Data for this exercise:
- Opening Delimiter -

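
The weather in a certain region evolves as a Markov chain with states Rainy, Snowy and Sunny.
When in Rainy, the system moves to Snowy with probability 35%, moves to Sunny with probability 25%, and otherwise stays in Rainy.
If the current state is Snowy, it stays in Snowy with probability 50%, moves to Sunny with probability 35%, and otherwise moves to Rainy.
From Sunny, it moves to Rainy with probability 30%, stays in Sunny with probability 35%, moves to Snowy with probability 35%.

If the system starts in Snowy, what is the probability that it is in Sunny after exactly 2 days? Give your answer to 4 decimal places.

Sum over the intermediate state after 1 day:
P = P(Snowy→Rainy)·P(Rainy→Sunny) + P(Snowy→Snowy)·P(Snowy→Sunny) + P(Snowy→Sunny)·P(Sunny→Sunny)
  = 0.15×0.25 + 0.5×0.35 + 0.35×0.35
  = 0.0375 + 0.1750 + 0.1225 = 0.3350

0.3350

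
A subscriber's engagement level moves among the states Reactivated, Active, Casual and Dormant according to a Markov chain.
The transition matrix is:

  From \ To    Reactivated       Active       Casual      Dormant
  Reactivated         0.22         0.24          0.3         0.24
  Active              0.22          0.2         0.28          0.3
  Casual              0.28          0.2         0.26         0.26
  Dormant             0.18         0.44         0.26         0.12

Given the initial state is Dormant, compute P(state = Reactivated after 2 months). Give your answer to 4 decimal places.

Propagate the distribution vector 2 months from Dormant.
After 0 months: (0.0000, 0.0000, 0.0000, 1.0000)
After 1 month: (0.1800, 0.4400, 0.2600, 0.1200)
After 2 months: (0.2308, 0.2360, 0.2760, 0.2572)
P(in Reactivated after 2 months) = 0.2308

0.2308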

- Closing Delimiter -

Task to complete:
Search the data for the string "otherwise". List each line that has it.

Result:
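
When in Rainy, the system moves to Snowy with probability 35%, moves to Sunny with probability 25%, and otherwise stays in Rainy.
If the current state is Snowy, it stays in Snowy with probability 50%, moves to Sunny with probability 35%, and otherwise moves to Rainy.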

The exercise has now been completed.